§ PROBLEM DETAILS
The required output is the lines below from the line containing "F raises Y by 2." to the line containing "- min_wage (S)", inclusive, retyped exactly. No other lines belong in it.

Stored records
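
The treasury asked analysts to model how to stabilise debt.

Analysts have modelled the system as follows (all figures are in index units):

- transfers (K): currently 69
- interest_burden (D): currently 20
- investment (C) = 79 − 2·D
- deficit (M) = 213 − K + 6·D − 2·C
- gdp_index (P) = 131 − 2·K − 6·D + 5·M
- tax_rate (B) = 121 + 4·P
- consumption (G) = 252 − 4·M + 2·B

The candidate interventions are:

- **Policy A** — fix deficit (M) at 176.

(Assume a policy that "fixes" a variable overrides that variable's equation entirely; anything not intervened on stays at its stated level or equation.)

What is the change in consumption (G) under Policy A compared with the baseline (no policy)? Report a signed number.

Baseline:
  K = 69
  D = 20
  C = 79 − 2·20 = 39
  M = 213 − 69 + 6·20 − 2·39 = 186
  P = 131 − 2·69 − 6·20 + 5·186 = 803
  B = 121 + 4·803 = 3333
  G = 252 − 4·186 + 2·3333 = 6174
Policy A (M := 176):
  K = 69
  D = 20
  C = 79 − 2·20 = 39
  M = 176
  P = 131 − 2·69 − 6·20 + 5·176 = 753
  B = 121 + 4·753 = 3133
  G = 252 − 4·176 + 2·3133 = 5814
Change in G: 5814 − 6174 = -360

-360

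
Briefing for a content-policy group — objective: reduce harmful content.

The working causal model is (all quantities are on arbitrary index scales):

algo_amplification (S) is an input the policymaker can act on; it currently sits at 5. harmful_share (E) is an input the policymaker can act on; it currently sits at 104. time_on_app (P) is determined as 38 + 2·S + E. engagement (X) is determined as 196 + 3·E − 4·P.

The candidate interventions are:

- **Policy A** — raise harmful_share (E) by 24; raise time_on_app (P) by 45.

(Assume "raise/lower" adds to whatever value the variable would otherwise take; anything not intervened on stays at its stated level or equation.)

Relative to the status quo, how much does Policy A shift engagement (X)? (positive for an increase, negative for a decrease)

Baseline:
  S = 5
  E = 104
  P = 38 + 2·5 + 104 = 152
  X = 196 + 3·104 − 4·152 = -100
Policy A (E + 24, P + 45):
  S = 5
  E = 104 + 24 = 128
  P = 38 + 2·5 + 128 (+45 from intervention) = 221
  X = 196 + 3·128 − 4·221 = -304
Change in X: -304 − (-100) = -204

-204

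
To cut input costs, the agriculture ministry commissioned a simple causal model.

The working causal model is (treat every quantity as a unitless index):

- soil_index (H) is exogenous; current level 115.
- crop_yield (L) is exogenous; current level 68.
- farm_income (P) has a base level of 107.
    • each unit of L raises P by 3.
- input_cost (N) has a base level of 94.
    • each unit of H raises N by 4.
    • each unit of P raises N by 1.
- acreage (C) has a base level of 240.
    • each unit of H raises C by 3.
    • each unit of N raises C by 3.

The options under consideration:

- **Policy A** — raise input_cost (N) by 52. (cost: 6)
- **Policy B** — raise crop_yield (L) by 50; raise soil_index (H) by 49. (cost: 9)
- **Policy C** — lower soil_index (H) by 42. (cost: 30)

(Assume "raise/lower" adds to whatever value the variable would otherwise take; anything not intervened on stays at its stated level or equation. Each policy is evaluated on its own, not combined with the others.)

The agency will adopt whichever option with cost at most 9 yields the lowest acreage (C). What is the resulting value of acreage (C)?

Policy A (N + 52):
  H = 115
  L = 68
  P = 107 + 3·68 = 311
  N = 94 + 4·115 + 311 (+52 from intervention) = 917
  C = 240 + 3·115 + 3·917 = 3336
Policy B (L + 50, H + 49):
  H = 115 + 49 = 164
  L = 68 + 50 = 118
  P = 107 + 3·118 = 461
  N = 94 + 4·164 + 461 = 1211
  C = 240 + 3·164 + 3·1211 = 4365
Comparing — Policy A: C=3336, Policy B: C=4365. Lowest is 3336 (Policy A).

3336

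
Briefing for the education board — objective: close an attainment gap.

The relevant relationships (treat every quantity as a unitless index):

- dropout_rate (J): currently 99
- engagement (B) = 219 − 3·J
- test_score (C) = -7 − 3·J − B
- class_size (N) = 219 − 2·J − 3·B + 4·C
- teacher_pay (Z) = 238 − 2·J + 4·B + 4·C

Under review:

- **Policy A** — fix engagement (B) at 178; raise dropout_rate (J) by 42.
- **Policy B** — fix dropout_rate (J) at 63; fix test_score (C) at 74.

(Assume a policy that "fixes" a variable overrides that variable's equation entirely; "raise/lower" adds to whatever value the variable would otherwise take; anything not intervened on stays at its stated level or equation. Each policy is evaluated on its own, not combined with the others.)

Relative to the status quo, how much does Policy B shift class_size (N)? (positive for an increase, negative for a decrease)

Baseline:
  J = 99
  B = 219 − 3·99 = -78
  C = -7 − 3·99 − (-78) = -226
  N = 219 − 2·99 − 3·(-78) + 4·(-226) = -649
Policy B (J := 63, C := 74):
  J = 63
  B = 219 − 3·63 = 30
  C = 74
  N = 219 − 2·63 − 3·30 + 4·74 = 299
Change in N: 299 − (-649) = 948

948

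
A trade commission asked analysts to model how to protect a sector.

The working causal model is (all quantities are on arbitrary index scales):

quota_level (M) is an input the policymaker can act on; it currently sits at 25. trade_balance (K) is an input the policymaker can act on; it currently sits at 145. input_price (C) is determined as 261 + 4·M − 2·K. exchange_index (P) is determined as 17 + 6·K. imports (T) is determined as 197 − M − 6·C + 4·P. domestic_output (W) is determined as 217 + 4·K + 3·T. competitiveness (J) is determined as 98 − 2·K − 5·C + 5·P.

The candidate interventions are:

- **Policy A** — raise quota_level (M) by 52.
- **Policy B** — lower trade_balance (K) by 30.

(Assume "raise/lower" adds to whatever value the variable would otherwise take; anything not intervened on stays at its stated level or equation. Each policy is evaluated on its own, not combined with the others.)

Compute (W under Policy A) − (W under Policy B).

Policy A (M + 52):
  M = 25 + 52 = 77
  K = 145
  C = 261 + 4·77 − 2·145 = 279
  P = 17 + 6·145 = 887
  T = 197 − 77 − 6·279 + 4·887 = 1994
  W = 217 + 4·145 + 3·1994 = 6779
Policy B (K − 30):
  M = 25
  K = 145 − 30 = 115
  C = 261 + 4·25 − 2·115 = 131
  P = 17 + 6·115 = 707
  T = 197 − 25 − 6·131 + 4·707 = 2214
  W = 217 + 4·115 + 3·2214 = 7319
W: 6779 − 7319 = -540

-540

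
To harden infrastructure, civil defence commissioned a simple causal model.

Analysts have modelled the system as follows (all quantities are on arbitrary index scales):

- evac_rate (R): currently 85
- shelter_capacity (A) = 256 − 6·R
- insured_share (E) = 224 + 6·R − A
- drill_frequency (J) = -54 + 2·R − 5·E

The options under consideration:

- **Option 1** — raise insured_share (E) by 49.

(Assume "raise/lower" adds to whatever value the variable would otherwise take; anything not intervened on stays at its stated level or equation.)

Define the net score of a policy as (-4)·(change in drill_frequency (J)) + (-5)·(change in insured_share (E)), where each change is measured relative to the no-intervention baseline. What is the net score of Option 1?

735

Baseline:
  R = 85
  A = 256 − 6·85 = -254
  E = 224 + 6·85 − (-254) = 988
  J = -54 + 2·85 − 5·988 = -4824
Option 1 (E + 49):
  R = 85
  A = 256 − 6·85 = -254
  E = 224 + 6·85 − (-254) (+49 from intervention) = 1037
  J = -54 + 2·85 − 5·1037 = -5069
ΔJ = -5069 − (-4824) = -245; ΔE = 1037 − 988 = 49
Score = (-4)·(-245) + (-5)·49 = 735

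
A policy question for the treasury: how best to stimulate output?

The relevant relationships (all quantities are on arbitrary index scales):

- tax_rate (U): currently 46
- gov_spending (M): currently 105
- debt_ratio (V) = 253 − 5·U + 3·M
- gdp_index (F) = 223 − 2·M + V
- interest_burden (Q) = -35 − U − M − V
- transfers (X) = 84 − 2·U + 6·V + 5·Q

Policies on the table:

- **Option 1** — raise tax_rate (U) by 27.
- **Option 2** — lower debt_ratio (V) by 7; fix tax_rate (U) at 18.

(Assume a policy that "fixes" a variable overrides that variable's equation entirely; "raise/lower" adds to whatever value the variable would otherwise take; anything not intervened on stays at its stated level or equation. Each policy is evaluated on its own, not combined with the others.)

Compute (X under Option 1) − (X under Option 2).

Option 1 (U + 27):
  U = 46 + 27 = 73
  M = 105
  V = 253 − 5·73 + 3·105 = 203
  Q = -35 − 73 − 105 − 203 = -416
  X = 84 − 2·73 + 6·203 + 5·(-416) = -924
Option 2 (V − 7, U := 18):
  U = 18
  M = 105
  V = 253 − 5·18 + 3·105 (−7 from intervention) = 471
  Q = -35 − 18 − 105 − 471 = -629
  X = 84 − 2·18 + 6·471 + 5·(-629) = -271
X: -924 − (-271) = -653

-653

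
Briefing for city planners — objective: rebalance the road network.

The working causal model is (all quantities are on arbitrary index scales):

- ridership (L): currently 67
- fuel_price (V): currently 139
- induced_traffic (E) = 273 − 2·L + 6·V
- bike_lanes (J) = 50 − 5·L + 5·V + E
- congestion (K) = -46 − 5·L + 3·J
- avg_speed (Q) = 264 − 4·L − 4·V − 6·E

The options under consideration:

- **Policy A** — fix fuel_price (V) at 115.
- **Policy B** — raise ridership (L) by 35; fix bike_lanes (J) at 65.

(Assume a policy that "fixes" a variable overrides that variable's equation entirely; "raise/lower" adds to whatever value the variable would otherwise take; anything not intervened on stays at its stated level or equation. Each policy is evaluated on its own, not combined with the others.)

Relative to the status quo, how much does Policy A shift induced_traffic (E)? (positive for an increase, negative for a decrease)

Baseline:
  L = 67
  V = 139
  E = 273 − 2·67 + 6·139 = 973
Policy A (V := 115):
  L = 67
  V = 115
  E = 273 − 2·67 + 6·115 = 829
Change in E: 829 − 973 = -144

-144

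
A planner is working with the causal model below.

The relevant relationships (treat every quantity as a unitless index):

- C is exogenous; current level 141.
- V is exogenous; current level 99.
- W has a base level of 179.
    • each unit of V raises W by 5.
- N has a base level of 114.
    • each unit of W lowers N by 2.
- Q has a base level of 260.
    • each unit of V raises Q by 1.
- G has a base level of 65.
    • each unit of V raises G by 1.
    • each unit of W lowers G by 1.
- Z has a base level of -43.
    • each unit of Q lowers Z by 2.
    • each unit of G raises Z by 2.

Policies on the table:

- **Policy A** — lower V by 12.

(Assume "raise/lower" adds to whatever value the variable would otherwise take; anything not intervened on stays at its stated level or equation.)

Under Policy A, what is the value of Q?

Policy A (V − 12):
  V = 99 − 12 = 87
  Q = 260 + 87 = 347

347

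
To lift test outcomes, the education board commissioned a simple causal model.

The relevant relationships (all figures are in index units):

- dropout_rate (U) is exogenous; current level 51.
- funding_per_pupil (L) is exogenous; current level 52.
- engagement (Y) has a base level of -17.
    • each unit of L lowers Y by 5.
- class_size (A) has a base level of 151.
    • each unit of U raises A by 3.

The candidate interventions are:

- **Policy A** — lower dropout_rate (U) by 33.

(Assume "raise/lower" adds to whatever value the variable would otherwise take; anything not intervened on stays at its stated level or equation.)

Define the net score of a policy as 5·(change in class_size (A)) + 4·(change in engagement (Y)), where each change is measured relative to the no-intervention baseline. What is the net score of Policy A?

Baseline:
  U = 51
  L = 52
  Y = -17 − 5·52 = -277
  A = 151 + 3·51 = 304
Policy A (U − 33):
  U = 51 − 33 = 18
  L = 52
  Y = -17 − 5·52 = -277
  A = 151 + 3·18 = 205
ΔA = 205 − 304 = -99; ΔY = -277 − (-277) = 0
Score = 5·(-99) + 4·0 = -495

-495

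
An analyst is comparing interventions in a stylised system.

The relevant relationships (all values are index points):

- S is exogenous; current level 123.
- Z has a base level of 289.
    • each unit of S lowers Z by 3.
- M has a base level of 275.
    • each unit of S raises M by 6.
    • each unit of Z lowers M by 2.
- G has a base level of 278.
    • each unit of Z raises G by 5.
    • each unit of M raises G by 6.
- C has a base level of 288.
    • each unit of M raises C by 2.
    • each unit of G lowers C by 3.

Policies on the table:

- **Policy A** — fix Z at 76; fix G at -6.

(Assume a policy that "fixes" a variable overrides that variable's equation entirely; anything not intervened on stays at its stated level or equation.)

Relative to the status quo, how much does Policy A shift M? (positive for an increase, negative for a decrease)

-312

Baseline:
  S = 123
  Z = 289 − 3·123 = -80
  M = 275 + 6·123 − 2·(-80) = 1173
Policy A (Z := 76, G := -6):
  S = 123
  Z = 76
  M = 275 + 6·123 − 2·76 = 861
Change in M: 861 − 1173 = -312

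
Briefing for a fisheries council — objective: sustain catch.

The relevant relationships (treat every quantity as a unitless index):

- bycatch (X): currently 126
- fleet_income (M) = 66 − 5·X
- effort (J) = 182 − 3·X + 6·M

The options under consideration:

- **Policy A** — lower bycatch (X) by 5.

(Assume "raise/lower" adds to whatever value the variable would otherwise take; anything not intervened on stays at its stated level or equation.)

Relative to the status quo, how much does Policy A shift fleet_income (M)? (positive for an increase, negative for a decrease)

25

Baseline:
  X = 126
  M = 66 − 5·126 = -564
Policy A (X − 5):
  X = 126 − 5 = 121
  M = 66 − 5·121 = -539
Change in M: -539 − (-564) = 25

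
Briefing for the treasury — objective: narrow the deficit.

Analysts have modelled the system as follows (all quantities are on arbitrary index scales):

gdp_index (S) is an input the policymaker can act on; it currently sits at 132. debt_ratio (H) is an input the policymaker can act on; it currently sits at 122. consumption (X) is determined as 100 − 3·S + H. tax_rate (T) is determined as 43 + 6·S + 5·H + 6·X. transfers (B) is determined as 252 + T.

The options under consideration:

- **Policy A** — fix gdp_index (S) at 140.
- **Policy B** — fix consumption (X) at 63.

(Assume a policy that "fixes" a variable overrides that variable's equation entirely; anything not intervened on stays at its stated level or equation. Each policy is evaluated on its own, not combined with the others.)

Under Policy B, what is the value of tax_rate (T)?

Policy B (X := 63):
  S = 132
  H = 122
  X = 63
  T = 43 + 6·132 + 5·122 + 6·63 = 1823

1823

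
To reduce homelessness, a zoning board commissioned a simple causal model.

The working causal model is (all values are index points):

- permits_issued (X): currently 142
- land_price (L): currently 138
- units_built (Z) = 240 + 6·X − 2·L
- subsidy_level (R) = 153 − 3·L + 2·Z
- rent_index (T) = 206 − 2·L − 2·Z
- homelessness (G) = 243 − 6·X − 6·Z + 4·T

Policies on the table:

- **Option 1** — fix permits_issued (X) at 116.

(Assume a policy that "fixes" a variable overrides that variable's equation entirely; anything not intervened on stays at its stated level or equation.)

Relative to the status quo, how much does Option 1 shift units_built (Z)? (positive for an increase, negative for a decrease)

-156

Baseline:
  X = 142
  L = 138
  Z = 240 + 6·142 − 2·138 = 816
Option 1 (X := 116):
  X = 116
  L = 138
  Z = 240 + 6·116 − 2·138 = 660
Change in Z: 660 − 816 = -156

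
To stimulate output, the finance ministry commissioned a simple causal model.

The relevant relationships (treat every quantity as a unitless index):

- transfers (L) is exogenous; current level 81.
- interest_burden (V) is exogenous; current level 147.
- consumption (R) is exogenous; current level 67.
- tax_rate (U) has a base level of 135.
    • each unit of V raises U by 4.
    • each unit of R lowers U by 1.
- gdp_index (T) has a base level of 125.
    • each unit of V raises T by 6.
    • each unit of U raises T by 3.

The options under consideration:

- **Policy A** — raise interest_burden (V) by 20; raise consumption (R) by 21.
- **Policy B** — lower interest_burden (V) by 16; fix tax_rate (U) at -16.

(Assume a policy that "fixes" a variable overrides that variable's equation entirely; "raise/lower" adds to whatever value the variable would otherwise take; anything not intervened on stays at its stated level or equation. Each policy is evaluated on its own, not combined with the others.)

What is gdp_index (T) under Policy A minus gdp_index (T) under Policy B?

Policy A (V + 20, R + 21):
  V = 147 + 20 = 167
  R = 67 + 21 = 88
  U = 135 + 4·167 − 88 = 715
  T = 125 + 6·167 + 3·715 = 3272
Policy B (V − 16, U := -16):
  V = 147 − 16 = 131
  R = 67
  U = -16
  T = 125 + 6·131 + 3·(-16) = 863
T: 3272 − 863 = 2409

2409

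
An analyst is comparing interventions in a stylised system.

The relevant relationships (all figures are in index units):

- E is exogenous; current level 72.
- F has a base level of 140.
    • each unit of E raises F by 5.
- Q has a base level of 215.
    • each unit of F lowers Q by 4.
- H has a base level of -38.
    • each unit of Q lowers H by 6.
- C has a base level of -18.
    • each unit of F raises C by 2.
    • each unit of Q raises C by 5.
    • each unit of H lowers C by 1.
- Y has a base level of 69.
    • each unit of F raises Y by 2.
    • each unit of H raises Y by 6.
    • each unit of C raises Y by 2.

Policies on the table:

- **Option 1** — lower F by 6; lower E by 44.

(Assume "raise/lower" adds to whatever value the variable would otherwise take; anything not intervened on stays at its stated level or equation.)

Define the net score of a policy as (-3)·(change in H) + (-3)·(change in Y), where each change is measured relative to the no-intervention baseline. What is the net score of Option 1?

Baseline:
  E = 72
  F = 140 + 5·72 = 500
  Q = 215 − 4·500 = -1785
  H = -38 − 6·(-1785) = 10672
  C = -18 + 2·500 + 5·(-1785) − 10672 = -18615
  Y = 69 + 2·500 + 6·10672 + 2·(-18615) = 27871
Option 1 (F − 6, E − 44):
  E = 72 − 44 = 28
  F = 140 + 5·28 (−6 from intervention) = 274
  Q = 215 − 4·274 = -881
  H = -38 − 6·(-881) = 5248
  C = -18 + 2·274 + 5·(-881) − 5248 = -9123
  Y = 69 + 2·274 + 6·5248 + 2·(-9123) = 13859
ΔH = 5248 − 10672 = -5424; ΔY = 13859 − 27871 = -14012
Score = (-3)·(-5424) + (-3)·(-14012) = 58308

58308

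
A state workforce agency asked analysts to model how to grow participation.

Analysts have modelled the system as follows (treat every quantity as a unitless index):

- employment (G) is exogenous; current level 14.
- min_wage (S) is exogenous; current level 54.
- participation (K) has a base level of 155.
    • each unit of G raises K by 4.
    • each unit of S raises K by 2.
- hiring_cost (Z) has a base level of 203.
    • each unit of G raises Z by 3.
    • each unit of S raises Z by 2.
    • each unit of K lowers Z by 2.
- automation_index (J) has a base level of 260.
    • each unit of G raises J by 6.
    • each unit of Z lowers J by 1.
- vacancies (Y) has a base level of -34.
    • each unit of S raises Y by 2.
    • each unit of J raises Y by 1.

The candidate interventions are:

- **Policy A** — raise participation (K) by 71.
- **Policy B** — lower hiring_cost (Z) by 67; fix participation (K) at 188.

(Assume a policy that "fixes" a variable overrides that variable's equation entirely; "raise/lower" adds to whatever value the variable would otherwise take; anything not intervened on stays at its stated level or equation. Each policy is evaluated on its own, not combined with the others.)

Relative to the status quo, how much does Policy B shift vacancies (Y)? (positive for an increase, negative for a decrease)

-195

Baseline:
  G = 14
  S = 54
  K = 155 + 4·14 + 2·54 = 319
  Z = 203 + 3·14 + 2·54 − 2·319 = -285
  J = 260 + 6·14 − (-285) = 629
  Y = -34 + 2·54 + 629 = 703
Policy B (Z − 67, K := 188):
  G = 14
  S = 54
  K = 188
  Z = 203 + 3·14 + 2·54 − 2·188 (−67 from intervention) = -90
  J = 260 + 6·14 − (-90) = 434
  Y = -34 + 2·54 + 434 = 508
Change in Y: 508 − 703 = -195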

§ EXPECTED OUTPUT
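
    • each unit of F raises Y by 2.
    • each unit of H raises Y by 6.
    • each unit of C raises Y by 2.

Policies on the table:

- **Option 1** — lower F by 6; lower E by 44.

(Assume "raise/lower" adds to whatever value the variable would otherwise take; anything not intervened on stays at its stated level or equation.)

Define the net score of a policy as (-3)·(change in H) + (-3)·(change in Y), where each change is measured relative to the no-intervention baseline. What is the net score of Option 1?

Baseline:
  E = 72
  F = 140 + 5·72 = 500
  Q = 215 − 4·500 = -1785
  H = -38 − 6·(-1785) = 10672
  C = -18 + 2·500 + 5·(-1785) − 10672 = -18615
  Y = 69 + 2·500 + 6·10672 + 2·(-18615) = 27871
Option 1 (F − 6, E − 44):
  E = 72 − 44 = 28
  F = 140 + 5·28 (−6 from intervention) = 274
  Q = 215 − 4·274 = -881
  H = -38 − 6·(-881) = 5248
  C = -18 + 2·274 + 5·(-881) − 5248 = -9123
  Y = 69 + 2·274 + 6·5248 + 2·(-9123) = 13859
ΔH = 5248 − 10672 = -5424; ΔY = 13859 − 27871 = -14012
Score = (-3)·(-5424) + (-3)·(-14012) = 58308

58308

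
A state workforce agency asked analysts to model how to grow participation.

Analysts have modelled the system as follows (treat every quantity as a unitless index):

- employment (G) is exogenous; current level 14.
- min_wage (S) is exogenous; current level 54.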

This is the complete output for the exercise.